Recorded data:

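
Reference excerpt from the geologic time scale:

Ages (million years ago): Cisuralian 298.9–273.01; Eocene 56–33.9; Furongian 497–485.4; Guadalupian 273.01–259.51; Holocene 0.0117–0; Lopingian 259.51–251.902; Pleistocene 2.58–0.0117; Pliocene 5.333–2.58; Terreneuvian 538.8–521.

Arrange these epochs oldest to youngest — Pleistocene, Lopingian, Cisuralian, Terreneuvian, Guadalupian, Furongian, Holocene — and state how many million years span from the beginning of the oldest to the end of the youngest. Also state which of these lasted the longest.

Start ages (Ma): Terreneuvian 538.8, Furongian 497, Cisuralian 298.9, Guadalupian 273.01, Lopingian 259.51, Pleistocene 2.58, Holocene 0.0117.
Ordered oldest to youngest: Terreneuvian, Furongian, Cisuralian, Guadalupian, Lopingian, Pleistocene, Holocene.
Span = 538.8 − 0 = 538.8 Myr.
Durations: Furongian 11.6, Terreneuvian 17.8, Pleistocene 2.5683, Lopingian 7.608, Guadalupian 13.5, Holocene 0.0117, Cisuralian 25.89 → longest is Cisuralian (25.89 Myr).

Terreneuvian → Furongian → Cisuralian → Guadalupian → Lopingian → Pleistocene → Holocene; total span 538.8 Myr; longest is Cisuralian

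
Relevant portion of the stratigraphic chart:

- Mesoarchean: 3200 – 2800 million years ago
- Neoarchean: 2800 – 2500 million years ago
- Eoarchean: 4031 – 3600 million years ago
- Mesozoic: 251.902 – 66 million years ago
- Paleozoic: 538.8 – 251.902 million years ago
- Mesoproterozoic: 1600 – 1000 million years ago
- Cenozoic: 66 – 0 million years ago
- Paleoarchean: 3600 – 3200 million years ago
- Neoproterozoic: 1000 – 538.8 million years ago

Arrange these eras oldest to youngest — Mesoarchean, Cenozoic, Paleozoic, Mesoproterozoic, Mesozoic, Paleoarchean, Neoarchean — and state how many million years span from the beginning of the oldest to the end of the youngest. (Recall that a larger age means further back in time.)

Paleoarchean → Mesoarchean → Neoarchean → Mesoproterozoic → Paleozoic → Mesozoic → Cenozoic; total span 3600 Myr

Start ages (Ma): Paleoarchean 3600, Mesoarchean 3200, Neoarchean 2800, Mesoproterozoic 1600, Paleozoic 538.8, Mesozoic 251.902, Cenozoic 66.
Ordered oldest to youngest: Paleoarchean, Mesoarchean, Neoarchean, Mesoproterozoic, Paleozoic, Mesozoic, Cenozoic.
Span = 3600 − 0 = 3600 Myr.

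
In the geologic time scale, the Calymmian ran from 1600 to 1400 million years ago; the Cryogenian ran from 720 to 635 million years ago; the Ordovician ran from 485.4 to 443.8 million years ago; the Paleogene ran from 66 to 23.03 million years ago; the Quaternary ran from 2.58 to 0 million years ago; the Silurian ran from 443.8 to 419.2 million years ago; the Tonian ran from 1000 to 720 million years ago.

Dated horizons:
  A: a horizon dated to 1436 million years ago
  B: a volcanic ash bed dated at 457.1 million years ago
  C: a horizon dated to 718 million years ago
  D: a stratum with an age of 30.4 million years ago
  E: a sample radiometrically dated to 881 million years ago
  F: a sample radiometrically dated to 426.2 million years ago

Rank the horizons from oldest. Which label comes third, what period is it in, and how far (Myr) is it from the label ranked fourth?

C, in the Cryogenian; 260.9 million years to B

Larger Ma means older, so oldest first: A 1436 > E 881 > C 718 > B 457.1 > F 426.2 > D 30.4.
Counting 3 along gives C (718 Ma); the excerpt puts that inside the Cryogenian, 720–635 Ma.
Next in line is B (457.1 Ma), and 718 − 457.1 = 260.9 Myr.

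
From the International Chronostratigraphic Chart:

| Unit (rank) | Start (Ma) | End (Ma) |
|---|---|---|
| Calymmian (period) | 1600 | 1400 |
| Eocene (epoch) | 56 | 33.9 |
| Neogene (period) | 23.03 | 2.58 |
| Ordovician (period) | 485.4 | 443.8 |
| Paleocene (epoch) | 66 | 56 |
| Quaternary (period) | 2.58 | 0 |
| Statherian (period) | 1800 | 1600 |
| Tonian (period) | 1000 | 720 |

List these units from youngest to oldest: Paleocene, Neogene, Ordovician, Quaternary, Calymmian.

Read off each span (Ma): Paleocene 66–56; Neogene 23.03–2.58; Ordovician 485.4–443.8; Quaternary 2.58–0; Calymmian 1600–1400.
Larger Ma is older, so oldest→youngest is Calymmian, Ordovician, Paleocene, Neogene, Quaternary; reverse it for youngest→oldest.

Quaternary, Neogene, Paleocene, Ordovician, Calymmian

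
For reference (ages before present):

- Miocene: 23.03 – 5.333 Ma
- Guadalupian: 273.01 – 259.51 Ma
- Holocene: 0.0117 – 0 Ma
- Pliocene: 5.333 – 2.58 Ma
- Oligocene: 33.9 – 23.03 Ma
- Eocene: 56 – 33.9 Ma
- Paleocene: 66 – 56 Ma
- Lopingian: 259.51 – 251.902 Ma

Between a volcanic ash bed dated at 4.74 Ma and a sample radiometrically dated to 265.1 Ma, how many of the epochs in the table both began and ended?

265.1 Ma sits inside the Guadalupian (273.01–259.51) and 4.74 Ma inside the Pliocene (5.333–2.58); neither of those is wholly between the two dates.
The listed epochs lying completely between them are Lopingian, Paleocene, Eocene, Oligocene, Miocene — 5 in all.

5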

What you will do:
Set all of the records down again, exactly as they stand.

Problem solution:
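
Reference excerpt from the geologic time scale:

Ages (million years ago): Cisuralian 298.9–273.01; Eocene 56–33.9; Furongian 497–485.4; Guadalupian 273.01–259.51; Holocene 0.0117–0; Lopingian 259.51–251.902; Pleistocene 2.58–0.0117; Pliocene 5.333–2.58; Terreneuvian 538.8–521.

Arrange these epochs oldest to youngest — Pleistocene, Lopingian, Cisuralian, Terreneuvian, Guadalupian, Furongian, Holocene — and state how many million years span from the beginning of the oldest to the end of the youngest. Also state which of these lasted the longest.

Start ages (Ma): Terreneuvian 538.8, Furongian 497, Cisuralian 298.9, Guadalupian 273.01, Lopingian 259.51, Pleistocene 2.58, Holocene 0.0117.
Ordered oldest to youngest: Terreneuvian, Furongian, Cisuralian, Guadalupian, Lopingian, Pleistocene, Holocene.
Span = 538.8 − 0 = 538.8 Myr.
Durations: Furongian 11.6, Terreneuvian 17.8, Pleistocene 2.5683, Lopingian 7.608, Guadalupian 13.5, Holocene 0.0117, Cisuralian 25.89 → longest is Cisuralian (25.89 Myr).

Terreneuvian → Furongian → Cisuralian → Guadalupian → Lopingian → Pleistocene → Holocene; total span 538.8 Myr; longest is Cisuralian

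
Relevant portion of the stratigraphic chart:

- Mesoarchean: 3200 – 2800 million years ago
- Neoarchean: 2800 – 2500 million years ago
- Eoarchean: 4031 – 3600 million years ago
- Mesozoic: 251.902 – 66 million years ago
- Paleozoic: 538.8 – 251.902 million years ago
- Mesoproterozoic: 1600 – 1000 million years ago
- Cenozoic: 66 – 0 million years ago
- Paleoarchean: 3600 – 3200 million years ago
- Neoproterozoic: 1000 – 538.8 million years ago

Arrange these eras oldest to youngest — Mesoarchean, Cenozoic, Paleozoic, Mesoproterozoic, Mesozoic, Paleoarchean, Neoarchean — and state how many million years span from the beginning of the oldest to the end of the youngest. (Recall that a larger age means further back in time.)

Paleoarchean → Mesoarchean → Neoarchean → Mesoproterozoic → Paleozoic → Mesozoic → Cenozoic; total span 3600 Myr

Start ages (Ma): Paleoarchean 3600, Mesoarchean 3200, Neoarchean 2800, Mesoproterozoic 1600, Paleozoic 538.8, Mesozoic 251.902, Cenozoic 66.
Ordered oldest to youngest: Paleoarchean, Mesoarchean, Neoarchean, Mesoproterozoic, Paleozoic, Mesozoic, Cenozoic.
Span = 3600 − 0 = 3600 Myr.

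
In the geologic time scale, the Calymmian ran from 1600 to 1400 million years ago; the Cryogenian ran from 720 to 635 million years ago; the Ordovician ran from 485.4 to 443.8 million years ago; the Paleogene ran from 66 to 23.03 million years ago; the Quaternary ran from 2.58 to 0 million years ago; the Silurian ran from 443.8 to 419.2 million years ago; the Tonian ran from 1000 to 720 million years ago.

Dated horizons:
  A: a horizon dated to 1436 million years ago
  B: a volcanic ash bed dated at 457.1 million years ago
  C: a horizon dated to 718 million years ago
  D: a stratum with an age of 30.4 million years ago
  E: a sample radiometrically dated to 881 million years ago
  F: a sample radiometrically dated to 426.2 million years ago

Rank the horizons from oldest. Which label comes third, what period is it in, and how far (Myr) is it from the label ranked fourth?

C, in the Cryogenian; 260.9 million years to B

Larger Ma means older, so oldest first: A 1436 > E 881 > C 718 > B 457.1 > F 426.2 > D 30.4.
Counting 3 along gives C (718 Ma); the excerpt puts that inside the Cryogenian, 720–635 Ma.
Next in line is B (457.1 Ma), and 718 − 457.1 = 260.9 Myr.

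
From the International Chronostratigraphic Chart:

| Unit (rank) | Start (Ma) | End (Ma) |
|---|---|---|
| Calymmian (period) | 1600 | 1400 |
| Eocene (epoch) | 56 | 33.9 |
| Neogene (period) | 23.03 | 2.58 |
| Ordovician (period) | 485.4 | 443.8 |
| Paleocene (epoch) | 66 | 56 |
| Quaternary (period) | 2.58 | 0 |
| Statherian (period) | 1800 | 1600 |
| Tonian (period) | 1000 | 720 |

List these units from youngest to oldest: Paleocene, Neogene, Ordovician, Quaternary, Calymmian.

Read off each span (Ma): Paleocene 66–56; Neogene 23.03–2.58; Ordovician 485.4–443.8; Quaternary 2.58–0; Calymmian 1600–1400.
Larger Ma is older, so oldest→youngest is Calymmian, Ordovician, Paleocene, Neogene, Quaternary; reverse it for youngest→oldest.

Quaternary, Neogene, Paleocene, Ordovician, Calymmian

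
For reference (ages before present):

- Miocene: 23.03 – 5.333 Ma
- Guadalupian: 273.01 – 259.51 Ma
- Holocene: 0.0117 – 0 Ma
- Pliocene: 5.333 – 2.58 Ma
- Oligocene: 33.9 – 23.03 Ma
- Eocene: 56 – 33.9 Ma
- Paleocene: 66 – 56 Ma
- Lopingian: 259.51 – 251.902 Ma

Between a volcanic ash bed dated at 4.74 Ma and a sample radiometrically dated to 265.1 Ma, how many of the epochs in the table both began and ended?

265.1 Ma sits inside the Guadalupian (273.01–259.51) and 4.74 Ma inside the Pliocene (5.333–2.58); neither of those is wholly between the two dates.
The listed epochs lying completely between them are Lopingian, Paleocene, Eocene, Oligocene, Miocene — 5 in all.

5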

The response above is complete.